*** Opening INPUT DATA ***

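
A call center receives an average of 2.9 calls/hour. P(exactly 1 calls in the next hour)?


Poisson(λ=2.9): P(X=1) = e^(-λ)×λ^k/k!
= e^(-2.9) × 2.9^1 / 1!
≈ 0.05502322006 × 2.9 / 1 ≈ 0.159567

P(X=1) ≈ 0.159567 ≈ 15.96%


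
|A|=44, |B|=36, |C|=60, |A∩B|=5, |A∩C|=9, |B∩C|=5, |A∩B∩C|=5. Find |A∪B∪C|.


|A∪B∪C| = 44+36+60-5-9-5+5 = 126

|A∪B∪C| = 126


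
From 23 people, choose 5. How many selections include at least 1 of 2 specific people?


Complement: C(23,5) - C(21,5) = 33649 - 20349 = 13300

13300


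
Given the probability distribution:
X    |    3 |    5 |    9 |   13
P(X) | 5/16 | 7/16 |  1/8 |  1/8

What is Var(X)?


E[X] = 47/8
E[X²] = 45
Var(X) = E[X²] - (E[X])² = 45 - 2209/64 = 671/64

Var(X) = 671/64 ≈ 10.4844


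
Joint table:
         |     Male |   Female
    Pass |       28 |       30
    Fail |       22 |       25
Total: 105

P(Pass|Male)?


P(Pass|Male) = 28/(28+22) = 28/50 = 14/25

P = 14/25 ≈ 56.00%


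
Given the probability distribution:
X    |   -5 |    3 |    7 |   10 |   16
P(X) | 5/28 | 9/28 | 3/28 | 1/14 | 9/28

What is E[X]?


E[X] = Σ x·P(X=x)
= (-5)×(5/28) + (3)×(9/28) + (7)×(3/28) + (10)×(1/14) + (16)×(9/28)
= 187/28

E[X] = 187/28


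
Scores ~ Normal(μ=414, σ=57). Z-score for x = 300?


z = (x - μ)/σ = (300 - 414)/57 = -2.0

z = -2.0


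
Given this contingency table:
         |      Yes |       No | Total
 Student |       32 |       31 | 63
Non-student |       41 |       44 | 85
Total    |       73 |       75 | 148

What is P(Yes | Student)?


P(Yes | Student) = 32/(32+31) = 32/63

P(Yes|Student) = 32/63 ≈ 50.79%


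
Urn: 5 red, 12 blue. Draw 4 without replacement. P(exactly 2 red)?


Hypergeometric: C(5,2)×C(12,2)/C(17,4)
= 10×66/2380 = 33/119

P(X=2) = 33/119 ≈ 27.73%


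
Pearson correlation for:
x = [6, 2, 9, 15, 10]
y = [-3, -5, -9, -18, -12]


n=5, Σx=42, Σy=-47, Σxy=-499, Σx²=446, Σy²=583
r = (5×(-499) - 42×(-47))/√((5×446 - 42²)(5×583 - (-47)²))
= -521/√(466×706) = -521/√328996 ≈ -521/573.5817 ≈ -0.9083

r ≈ -0.9083


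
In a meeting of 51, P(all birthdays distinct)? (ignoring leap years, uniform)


P(all different) = Π(365-i)/365 for i=0..50
= (365/365)×(364/365)×...×(315/365)
= 0.025568

P ≈ 0.0256 ≈ 2.56%


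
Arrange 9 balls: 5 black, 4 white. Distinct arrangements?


9!/(5!×4!) = 126

126


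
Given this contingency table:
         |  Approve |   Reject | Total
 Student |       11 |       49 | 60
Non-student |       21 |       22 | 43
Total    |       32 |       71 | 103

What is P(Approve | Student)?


P(Approve | Student) = 11/(11+49) = 11/60

P(Approve|Student) = 11/60 ≈ 18.33%


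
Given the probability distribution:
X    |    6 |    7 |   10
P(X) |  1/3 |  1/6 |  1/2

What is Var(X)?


E[X] = 49/6
E[X²] = 421/6
Var(X) = E[X²] - (E[X])² = 421/6 - 2401/36 = 125/36

Var(X) = 125/36 ≈ 3.4722


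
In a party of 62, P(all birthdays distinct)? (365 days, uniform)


P(all different) = Π(365-i)/365 for i=0..61
= (365/365)×(364/365)×...×(304/365)
= 0.004090

P ≈ 0.0041 ≈ 0.41%


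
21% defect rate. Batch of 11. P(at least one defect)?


P(all good) = (79/100)^11 = 747993810527520928879/10000000000000000000000
P(≥1 defect) = 9252006189472479071121/10000000000000000000000

P = 9252006189472479071121/10000000000000000000000 ≈ 92.52%


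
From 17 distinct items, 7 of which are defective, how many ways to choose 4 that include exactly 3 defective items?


Choose 3 of the 7 defective items and 1 of the other 10 items:
C(7,3)×C(10,1) = 35×10 = 350

350


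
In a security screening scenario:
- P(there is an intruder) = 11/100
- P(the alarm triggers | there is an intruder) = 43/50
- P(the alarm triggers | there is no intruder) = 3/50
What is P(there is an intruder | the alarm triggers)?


Using Bayes' theorem:
P(A|B) = P(B|A)·P(A) / P(B)

P(the alarm triggers) = 43/50 × 11/100 + 3/50 × 89/100
= 473/5000 + 267/5000 = 37/250

P(there is an intruder|the alarm triggers) = (473/5000) / (37/250) = 473/740

P(there is an intruder|the alarm triggers) = 473/740 ≈ 63.92%


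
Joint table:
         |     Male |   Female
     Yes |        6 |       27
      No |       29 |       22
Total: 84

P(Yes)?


P(Yes) = (6+27)/84 = 33/84 = 11/28

P(Yes) = 11/28 ≈ 39.29%


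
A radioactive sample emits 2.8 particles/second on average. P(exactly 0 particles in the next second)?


Poisson(λ=2.8): P(X=0) = e^(-λ)×λ^k/k!
= e^(-2.8) × 2.8^0 / 0!
≈ 0.06081006263 × 1 / 1 ≈ 0.060810

P(X=0) ≈ 0.060810 ≈ 6.08%


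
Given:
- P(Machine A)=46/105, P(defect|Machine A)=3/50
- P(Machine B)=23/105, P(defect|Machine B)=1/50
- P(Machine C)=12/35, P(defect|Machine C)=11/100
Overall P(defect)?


P(B) = Σ P(B|Aᵢ)×P(Aᵢ)
  3/50×46/105 = 23/875
  1/50×23/105 = 23/5250
  11/100×12/35 = 33/875
Sum = 359/5250

P(defect) = 359/5250 ≈ 6.84%


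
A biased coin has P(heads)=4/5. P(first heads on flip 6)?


Geometric: P(X=6) = (1-p)^(k-1)×p = (1/5)^5×4/5 = 4/15625

P(X=6) = 4/15625 ≈ 0.03%


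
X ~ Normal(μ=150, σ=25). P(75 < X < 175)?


z₁=(75-150)/25=-3.0, z₂=(175-150)/25=1.0
P = Φ(1.0) - Φ(-3.0) = 0.841345 - 0.001350 = 0.839995 ≈ 0.8400

P(75 < X < 175) ≈ 0.8400


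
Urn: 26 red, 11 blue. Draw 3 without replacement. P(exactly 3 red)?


Hypergeometric: C(26,3)×C(11,0)/C(37,3)
= 2600×1/7770 = 260/777

P(X=3) = 260/777 ≈ 33.46%


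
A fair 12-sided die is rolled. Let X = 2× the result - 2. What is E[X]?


E[die] = (1+12)/2 = 13/2
E[X] = 2×13/2 - 2 = 11

E[X] = 11


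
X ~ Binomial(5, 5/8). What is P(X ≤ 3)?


P(X ≤ 3) = Σ P(X=i) for i=0..3
P(X=0) = 243/32768
P(X=1) = 2025/32768
P(X=2) = 3375/16384
P(X=3) = 5625/16384
Sum = 5067/8192

P(X ≤ 3) = 5067/8192 ≈ 61.85%


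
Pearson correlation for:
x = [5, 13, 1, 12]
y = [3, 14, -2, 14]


n=4, Σx=31, Σy=29, Σxy=363, Σx²=339, Σy²=405
r = (4×363 - 31×29)/√((4×339 - 31²)(4×405 - 29²))
= 553/√(395×779) = 553/√307705 ≈ 553/554.7116 ≈ 0.9969

r ≈ 0.9969


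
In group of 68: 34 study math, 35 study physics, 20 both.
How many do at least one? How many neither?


|A∪B| = 34+35-20 = 49
Neither = 68-49 = 19

At least one: 49; Neither: 19


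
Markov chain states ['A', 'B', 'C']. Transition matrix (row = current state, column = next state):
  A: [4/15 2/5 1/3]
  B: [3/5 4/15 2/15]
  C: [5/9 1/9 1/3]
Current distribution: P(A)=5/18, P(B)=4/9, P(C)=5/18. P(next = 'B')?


P(next=B) = Σᵢ P(now=i)×P(i→B)
= 5/18×2/5 + 4/9×4/15 + 5/18×1/9
= 1/9 + 16/135 + 5/162 = 211/810

P = 211/810 ≈ 0.2605


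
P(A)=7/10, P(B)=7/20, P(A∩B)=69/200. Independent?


P(A)×P(B) = 49/200
P(A∩B) = 69/200
Not equal → NOT independent

No, not independent


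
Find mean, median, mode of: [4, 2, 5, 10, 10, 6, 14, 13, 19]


Sorted: [2, 4, 5, 6, 10, 10, 13, 14, 19]
Mean = 83/9
Median = 10
Freq: {4: 1, 2: 1, 5: 1, 10: 2, 6: 1, 14: 1, 13: 1, 19: 1}
Mode: [10]

Mean=83/9, Median=10, Mode=10


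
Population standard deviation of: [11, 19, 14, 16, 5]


Mean = 65/5 = 13
  (11-13)²=4
  (19-13)²=36
  (14-13)²=1
  (16-13)²=9
  (5-13)²=64
Σ(x-μ)² = 114
σ² = 114/5

σ = √(114/5) ≈ 4.7749


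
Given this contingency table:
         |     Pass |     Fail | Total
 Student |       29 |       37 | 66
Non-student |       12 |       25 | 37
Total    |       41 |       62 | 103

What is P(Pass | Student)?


P(Pass | Student) = 29/(29+37) = 29/66

P(Pass|Student) = 29/66 ≈ 43.94%


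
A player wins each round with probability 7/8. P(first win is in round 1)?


Geometric: P(X=1) = (1-p)^(k-1)×p = (1/8)^0×7/8 = 7/8

P(X=1) = 7/8 ≈ 87.50%


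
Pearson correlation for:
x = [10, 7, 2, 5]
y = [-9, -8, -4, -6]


n=4, Σx=24, Σy=-27, Σxy=-184, Σx²=178, Σy²=197
r = (4×(-184) - 24×(-27))/√((4×178 - 24²)(4×197 - (-27)²))
= -88/√(136×59) = -88/√8024 ≈ -88/89.5768 ≈ -0.9824

r ≈ -0.9824


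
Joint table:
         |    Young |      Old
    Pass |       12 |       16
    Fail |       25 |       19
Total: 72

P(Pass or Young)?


P(Pass∨Young) = P(Pass) + P(Young) - P(Pass∧Young)
= (28 + 37 - 12)/72 = 53/72

P = 53/72 ≈ 73.61%


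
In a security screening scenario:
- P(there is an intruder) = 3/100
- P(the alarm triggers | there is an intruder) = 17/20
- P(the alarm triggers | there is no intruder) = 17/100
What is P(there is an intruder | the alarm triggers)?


Using Bayes' theorem:
P(A|B) = P(B|A)·P(A) / P(B)

P(the alarm triggers) = 17/20 × 3/100 + 17/100 × 97/100
= 51/2000 + 1649/10000 = 119/625

P(there is an intruder|the alarm triggers) = (51/2000) / (119/625) = 15/112

P(there is an intruder|the alarm triggers) = 15/112 ≈ 13.39%


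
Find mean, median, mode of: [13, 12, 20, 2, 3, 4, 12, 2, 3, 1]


Sorted: [1, 2, 2, 3, 3, 4, 12, 12, 13, 20]
Mean = 72/10 = 36/5
Median = 7/2
Freq: {13: 1, 12: 2, 20: 1, 2: 2, 3: 2, 4: 1, 1: 1}
Mode: [2, 3, 12]

Mean=36/5, Median=7/2, Mode=[2, 3, 12]


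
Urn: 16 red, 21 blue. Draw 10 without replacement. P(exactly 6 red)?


Hypergeometric: C(16,6)×C(21,4)/C(37,10)
= 8008×5985/348330136 = 77805/565471

P(X=6) = 77805/565471 ≈ 13.76%


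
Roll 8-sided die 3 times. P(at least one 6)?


P(no 6)^3 = (7/8)^3 = 343/512
P(≥1) = 1 - 343/512 = 169/512

P = 169/512 ≈ 33.01%


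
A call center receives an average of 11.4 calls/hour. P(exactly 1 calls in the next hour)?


Poisson(λ=11.4): P(X=1) = e^(-λ)×λ^k/k!
= e^(-11.4) × 11.4^1 / 1!
≈ 1.119548484e-05 × 11.4 / 1 ≈ 0.000128

P(X=1) ≈ 0.000128 ≈ 0.01%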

*** Closing INPUT DATA ***

> **TRY IT**: I'd like the lines above from the one with "Population standard deviation" up to and including the one with "x = [10, 7, 2, 5]" copied exactly, with no other lines.

> **EXERCISE OUTPUT**:
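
Population standard deviation of: [11, 19, 14, 16, 5]


Mean = 65/5 = 13
  (11-13)²=4
  (19-13)²=36
  (14-13)²=1
  (16-13)²=9
  (5-13)²=64
Σ(x-μ)² = 114
σ² = 114/5

σ = √(114/5) ≈ 4.7749


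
Given this contingency table:
         |     Pass |     Fail | Total
 Student |       29 |       37 | 66
Non-student |       12 |       25 | 37
Total    |       41 |       62 | 103

What is P(Pass | Student)?


P(Pass | Student) = 29/(29+37) = 29/66

P(Pass|Student) = 29/66 ≈ 43.94%


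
A player wins each round with probability 7/8. P(first win is in round 1)?


Geometric: P(X=1) = (1-p)^(k-1)×p = (1/8)^0×7/8 = 7/8

P(X=1) = 7/8 ≈ 87.50%


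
Pearson correlation for:
x = [10, 7, 2, 5]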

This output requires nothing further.